__Stored entries__.
^^^^^^^^^^^^^^^^
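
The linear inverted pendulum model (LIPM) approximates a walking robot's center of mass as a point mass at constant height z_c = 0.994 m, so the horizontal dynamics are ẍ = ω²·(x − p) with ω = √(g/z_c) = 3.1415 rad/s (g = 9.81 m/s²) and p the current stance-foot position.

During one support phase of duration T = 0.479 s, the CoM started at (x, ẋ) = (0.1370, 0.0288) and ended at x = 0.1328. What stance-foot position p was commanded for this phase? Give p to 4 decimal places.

p = 0.1545

ωT = 3.1415·0.479 = 1.504779; cosh(ωT) = 2.362611, sinh(ωT) = 2.140545
x(T) = p + (x₀−p)·cosh(ωT) + (ẋ₀/ω)·sinh(ωT) ⇒ p·(1 − cosh) = x(T) − x₀·cosh − (ẋ₀/ω)·sinh
numerator   = 0.1328 − (0.1370)·2.362611 − (0.0288/3.1415)·2.140545 = -0.210501
denominator = 1 − 2.362611 = -1.362611
p = -0.210501 / -1.362611 = 0.1545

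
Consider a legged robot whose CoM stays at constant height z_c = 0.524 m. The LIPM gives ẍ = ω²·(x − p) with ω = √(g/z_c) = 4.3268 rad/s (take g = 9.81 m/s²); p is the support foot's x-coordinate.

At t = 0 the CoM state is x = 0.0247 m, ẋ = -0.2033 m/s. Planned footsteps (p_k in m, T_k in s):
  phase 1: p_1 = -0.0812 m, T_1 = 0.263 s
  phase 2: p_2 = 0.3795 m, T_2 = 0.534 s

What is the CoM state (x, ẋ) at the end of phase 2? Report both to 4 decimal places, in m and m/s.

x = -1.0363, ẋ = -5.9491

phase 1: p=-0.0812, T=0.263, ωT=1.137948, cosh=1.720418, sinh=1.399942; start (x,ẋ)=(0.024700, -0.203300) → end (x,ẋ)=(0.035214, 0.291704)
phase 2: p=0.3795, T=0.534, ωT=2.310511, cosh=5.089393, sinh=4.990183; start (x,ẋ)=(0.035214, 0.291704) → end (x,ẋ)=(-1.036278, -5.949058)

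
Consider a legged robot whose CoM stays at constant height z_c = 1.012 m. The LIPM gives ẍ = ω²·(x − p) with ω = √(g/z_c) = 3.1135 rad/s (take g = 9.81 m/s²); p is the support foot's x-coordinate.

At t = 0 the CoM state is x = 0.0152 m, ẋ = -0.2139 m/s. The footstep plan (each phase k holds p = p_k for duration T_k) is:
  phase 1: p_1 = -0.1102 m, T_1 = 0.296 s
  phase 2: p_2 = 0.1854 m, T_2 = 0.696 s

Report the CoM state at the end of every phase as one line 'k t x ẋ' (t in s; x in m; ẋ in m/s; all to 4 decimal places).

1 0.2960 -0.0003 0.1016
2 0.9920 -0.4955 -2.0422

phase 1: p=-0.1102, T=0.296, ωT=0.921596, cosh=1.455591, sinh=1.057707; start (x,ẋ)=(0.015200, -0.213900) → end (x,ẋ)=(-0.000334, 0.101613)
phase 2: p=0.1854, T=0.696, ωT=2.166996, cosh=4.423267, sinh=4.308746; start (x,ẋ)=(-0.000334, 0.101613) → end (x,ẋ)=(-0.495531, -2.042216)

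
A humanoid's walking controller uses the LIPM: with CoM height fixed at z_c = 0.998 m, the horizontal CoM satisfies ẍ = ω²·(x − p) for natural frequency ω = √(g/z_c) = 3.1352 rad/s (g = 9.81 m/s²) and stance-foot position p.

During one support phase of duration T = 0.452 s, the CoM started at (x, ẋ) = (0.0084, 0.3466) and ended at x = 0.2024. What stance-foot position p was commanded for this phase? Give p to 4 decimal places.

p = 0.0258

ωT = 3.1352·0.452 = 1.417110; cosh(ωT) = 2.183798, sinh(ωT) = 1.941385
x(T) = p + (x₀−p)·cosh(ωT) + (ẋ₀/ω)·sinh(ωT) ⇒ p·(1 − cosh) = x(T) − x₀·cosh − (ẋ₀/ω)·sinh
numerator   = 0.2024 − (0.0084)·2.183798 − (0.3466/3.1352)·1.941385 = -0.030566
denominator = 1 − 2.183798 = -1.183798
p = -0.030566 / -1.183798 = 0.0258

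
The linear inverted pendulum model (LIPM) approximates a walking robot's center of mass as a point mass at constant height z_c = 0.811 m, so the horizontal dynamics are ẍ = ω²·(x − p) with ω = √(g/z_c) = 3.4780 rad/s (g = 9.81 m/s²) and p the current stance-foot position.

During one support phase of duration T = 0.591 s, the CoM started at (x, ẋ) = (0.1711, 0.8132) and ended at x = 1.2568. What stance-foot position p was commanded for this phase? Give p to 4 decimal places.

p = 0.1079

ωT = 3.4780·0.591 = 2.055498; cosh(ωT) = 3.969378, sinh(ωT) = 3.841349
x(T) = p + (x₀−p)·cosh(ωT) + (ẋ₀/ω)·sinh(ωT) ⇒ p·(1 − cosh) = x(T) − x₀·cosh − (ẋ₀/ω)·sinh
numerator   = 1.2568 − (0.1711)·3.969378 − (0.8132/3.4780)·3.841349 = -0.320516
denominator = 1 − 3.969378 = -2.969378
p = -0.320516 / -2.969378 = 0.1079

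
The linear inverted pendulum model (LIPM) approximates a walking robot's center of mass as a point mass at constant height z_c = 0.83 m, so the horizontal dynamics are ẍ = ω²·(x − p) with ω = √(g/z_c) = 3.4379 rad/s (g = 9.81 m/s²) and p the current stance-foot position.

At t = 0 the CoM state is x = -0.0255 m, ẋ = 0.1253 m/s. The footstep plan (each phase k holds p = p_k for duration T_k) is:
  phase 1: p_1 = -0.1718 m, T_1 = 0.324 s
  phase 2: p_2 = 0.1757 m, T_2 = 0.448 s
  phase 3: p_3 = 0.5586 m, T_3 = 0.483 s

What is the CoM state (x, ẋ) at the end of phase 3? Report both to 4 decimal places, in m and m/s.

phase 1: p=-0.1718, T=0.324, ωT=1.113880, cosh=1.687218, sinh=1.358935; start (x,ẋ)=(-0.025500, 0.125300) → end (x,ẋ)=(0.124569, 0.894905)
phase 2: p=0.1757, T=0.448, ωT=1.540179, cosh=2.439884, sinh=2.225542; start (x,ẋ)=(0.124569, 0.894905) → end (x,ẋ)=(0.630267, 1.792249)
phase 3: p=0.5586, T=0.483, ωT=1.660506, cosh=2.726007, sinh=2.535964; start (x,ẋ)=(0.630267, 1.792249) → end (x,ẋ)=(2.076015, 5.510502)

x = 2.0760, ẋ = 5.5105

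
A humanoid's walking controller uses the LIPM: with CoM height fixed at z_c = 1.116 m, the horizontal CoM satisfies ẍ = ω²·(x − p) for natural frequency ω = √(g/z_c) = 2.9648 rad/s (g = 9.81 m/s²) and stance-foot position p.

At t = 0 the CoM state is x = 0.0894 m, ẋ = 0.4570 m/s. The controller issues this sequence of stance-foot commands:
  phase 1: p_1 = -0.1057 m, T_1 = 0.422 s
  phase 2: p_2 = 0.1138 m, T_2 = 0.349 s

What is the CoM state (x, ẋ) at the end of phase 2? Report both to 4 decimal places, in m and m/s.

x = 1.4853, ẋ = 4.2850

phase 1: p=-0.1057, T=0.422, ωT=1.251146, cosh=1.890260, sinh=1.604084; start (x,ẋ)=(0.089400, 0.457000) → end (x,ẋ)=(0.510346, 1.791703)
phase 2: p=0.1138, T=0.349, ωT=1.034715, cosh=1.584816, sinh=1.229489; start (x,ẋ)=(0.510346, 1.791703) → end (x,ẋ)=(1.485264, 4.285005)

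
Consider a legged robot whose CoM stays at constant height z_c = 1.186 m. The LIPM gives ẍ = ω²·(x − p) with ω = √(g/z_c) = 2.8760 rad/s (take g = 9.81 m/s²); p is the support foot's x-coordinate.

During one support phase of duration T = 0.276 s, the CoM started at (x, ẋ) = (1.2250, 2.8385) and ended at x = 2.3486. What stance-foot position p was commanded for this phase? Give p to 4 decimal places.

p = 0.4560

ωT = 2.8760·0.276 = 0.793776; cosh(ωT) = 1.331933, sinh(ωT) = 0.879799
x(T) = p + (x₀−p)·cosh(ωT) + (ẋ₀/ω)·sinh(ωT) ⇒ p·(1 − cosh) = x(T) − x₀·cosh − (ẋ₀/ω)·sinh
numerator   = 2.3486 − (1.2250)·1.331933 − (2.8385/2.8760)·0.879799 = -0.151346
denominator = 1 − 1.331933 = -0.331933
p = -0.151346 / -0.331933 = 0.4560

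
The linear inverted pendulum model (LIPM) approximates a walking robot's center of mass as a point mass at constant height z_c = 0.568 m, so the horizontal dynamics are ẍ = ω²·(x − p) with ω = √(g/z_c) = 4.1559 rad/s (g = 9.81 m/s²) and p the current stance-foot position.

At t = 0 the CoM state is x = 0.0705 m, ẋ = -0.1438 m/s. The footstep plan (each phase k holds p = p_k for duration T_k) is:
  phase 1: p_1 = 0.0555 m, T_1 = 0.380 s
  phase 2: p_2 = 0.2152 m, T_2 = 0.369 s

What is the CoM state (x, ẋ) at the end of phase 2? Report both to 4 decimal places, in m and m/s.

x = -0.3913, ẋ = -2.3867

phase 1: p=0.0555, T=0.380, ωT=1.579242, cosh=2.528704, sinh=2.322573; start (x,ẋ)=(0.070500, -0.143800) → end (x,ẋ)=(0.013066, -0.218842)
phase 2: p=0.2152, T=0.369, ωT=1.533527, cosh=2.425134, sinh=2.209361; start (x,ẋ)=(0.013066, -0.218842) → end (x,ẋ)=(-0.391342, -2.386689)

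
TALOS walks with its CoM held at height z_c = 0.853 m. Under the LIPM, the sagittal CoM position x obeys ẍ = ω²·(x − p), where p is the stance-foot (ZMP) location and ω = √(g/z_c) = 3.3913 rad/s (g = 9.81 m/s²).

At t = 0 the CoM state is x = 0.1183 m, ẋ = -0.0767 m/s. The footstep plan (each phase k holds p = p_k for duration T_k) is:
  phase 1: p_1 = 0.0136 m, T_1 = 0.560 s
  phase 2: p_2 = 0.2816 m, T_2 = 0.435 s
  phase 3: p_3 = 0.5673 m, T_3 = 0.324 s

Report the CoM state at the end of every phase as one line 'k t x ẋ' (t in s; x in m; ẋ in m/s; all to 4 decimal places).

phase 1: p=0.0136, T=0.560, ωT=1.899128, cosh=3.414883, sinh=3.265184; start (x,ẋ)=(0.118300, -0.076700) → end (x,ẋ)=(0.297291, 0.897444)
phase 2: p=0.2816, T=0.435, ωT=1.475216, cosh=2.300354, sinh=2.071624; start (x,ẋ)=(0.297291, 0.897444) → end (x,ẋ)=(0.865911, 2.174674)
phase 3: p=0.5673, T=0.324, ωT=1.098781, cosh=1.666892, sinh=1.333615; start (x,ẋ)=(0.865911, 2.174674) → end (x,ẋ)=(1.920233, 4.975469)

1 0.5600 0.2973 0.8974
2 0.9950 0.8659 2.1747
3 1.3190 1.9202 4.9755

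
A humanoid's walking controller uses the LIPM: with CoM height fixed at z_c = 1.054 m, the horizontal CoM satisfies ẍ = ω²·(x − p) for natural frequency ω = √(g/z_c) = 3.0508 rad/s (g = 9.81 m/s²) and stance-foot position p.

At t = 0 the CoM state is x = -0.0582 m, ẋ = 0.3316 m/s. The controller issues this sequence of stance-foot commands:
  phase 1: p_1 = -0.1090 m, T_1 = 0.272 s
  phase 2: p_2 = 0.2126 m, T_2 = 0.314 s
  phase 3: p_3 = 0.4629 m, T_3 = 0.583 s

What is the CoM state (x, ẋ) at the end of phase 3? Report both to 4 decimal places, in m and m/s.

x = 0.0298, ẋ = -1.1239

phase 1: p=-0.1090, T=0.272, ωT=0.829818, cosh=1.364515, sinh=0.928386; start (x,ẋ)=(-0.058200, 0.331600) → end (x,ẋ)=(0.061226, 0.596355)
phase 2: p=0.2126, T=0.314, ωT=0.957951, cosh=1.495015, sinh=1.111336; start (x,ẋ)=(0.061226, 0.596355) → end (x,ẋ)=(0.203532, 0.378332)
phase 3: p=0.4629, T=0.583, ωT=1.778616, cosh=3.045265, sinh=2.876393; start (x,ẋ)=(0.203532, 0.378332) → end (x,ẋ)=(0.029760, -1.123909)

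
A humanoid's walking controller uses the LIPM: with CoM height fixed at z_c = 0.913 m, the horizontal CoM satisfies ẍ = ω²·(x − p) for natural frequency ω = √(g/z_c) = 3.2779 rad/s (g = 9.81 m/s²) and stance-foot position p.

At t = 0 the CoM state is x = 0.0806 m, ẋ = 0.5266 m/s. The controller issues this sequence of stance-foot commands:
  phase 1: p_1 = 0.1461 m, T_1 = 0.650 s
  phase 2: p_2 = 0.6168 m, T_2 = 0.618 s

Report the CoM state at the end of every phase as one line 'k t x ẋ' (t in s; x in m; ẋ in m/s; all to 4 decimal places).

1 0.6500 0.5333 1.3571
2 1.2680 1.8369 4.2143

phase 1: p=0.1461, T=0.650, ωT=2.130635, cosh=4.269487, sinh=4.150725; start (x,ẋ)=(0.080600, 0.526600) → end (x,ẋ)=(0.533269, 1.357141)
phase 2: p=0.6168, T=0.618, ωT=2.025742, cosh=3.856816, sinh=3.724920; start (x,ẋ)=(0.533269, 1.357141) → end (x,ẋ)=(1.836857, 4.214341)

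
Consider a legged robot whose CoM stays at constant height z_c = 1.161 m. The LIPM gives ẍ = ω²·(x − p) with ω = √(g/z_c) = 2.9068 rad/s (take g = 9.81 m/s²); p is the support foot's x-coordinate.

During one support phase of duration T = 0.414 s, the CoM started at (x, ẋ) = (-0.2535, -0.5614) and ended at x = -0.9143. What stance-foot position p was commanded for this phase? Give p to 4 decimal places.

ωT = 2.9068·0.414 = 1.203415; cosh(ωT) = 1.815821, sinh(ωT) = 1.515654
x(T) = p + (x₀−p)·cosh(ωT) + (ẋ₀/ω)·sinh(ωT) ⇒ p·(1 − cosh) = x(T) − x₀·cosh − (ẋ₀/ω)·sinh
numerator   = -0.9143 − (-0.2535)·1.815821 − (-0.5614/2.9068)·1.515654 = -0.161266
denominator = 1 − 1.815821 = -0.815821
p = -0.161266 / -0.815821 = 0.1977

p = 0.1977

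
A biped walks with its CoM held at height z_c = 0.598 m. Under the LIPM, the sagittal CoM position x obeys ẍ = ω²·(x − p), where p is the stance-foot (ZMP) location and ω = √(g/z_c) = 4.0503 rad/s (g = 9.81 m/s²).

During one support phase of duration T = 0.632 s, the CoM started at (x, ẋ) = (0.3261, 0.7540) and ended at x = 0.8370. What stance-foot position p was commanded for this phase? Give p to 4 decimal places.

p = 0.4507

ωT = 4.0503·0.632 = 2.559790; cosh(ωT) = 6.505208, sinh(ωT) = 6.427887
x(T) = p + (x₀−p)·cosh(ωT) + (ẋ₀/ω)·sinh(ωT) ⇒ p·(1 − cosh) = x(T) − x₀·cosh − (ẋ₀/ω)·sinh
numerator   = 0.8370 − (0.3261)·6.505208 − (0.7540/4.0503)·6.427887 = -2.480958
denominator = 1 − 6.505208 = -5.505208
p = -2.480958 / -5.505208 = 0.4507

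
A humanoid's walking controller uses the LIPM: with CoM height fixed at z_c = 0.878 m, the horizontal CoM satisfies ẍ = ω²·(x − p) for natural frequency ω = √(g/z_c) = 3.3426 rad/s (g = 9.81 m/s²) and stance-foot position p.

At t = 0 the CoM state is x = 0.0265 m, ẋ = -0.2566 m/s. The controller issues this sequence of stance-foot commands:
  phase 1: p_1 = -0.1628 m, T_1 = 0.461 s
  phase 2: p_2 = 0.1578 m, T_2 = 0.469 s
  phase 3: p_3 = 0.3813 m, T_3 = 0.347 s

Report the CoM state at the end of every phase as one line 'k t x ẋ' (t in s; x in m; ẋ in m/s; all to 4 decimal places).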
^^^^^^^^^^^^^^^^
__TASK TO COMPLETE__. What is needed is a verbatim copy of every line in the records above from the one containing "phase 1: p_1 = 0.1461 m, T_1 = 0.650 s" down to the one containing "z_c = 1.161", both included, and nothing more.

__RESPONSE TO THE TASK__.
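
  phase 1: p_1 = 0.1461 m, T_1 = 0.650 s
  phase 2: p_2 = 0.6168 m, T_2 = 0.618 s

Report the CoM state at the end of every phase as one line 'k t x ẋ' (t in s; x in m; ẋ in m/s; all to 4 decimal places).

1 0.6500 0.5333 1.3571
2 1.2680 1.8369 4.2143

phase 1: p=0.1461, T=0.650, ωT=2.130635, cosh=4.269487, sinh=4.150725; start (x,ẋ)=(0.080600, 0.526600) → end (x,ẋ)=(0.533269, 1.357141)
phase 2: p=0.6168, T=0.618, ωT=2.025742, cosh=3.856816, sinh=3.724920; start (x,ẋ)=(0.533269, 1.357141) → end (x,ẋ)=(1.836857, 4.214341)

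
Consider a legged robot whose CoM stays at constant height z_c = 1.161 m. The LIPM gives ẍ = ω²·(x − p) with ω = √(g/z_c) = 2.9068 rad/s (take g = 9.81 m/s²); p is the support foot's x-coordinate.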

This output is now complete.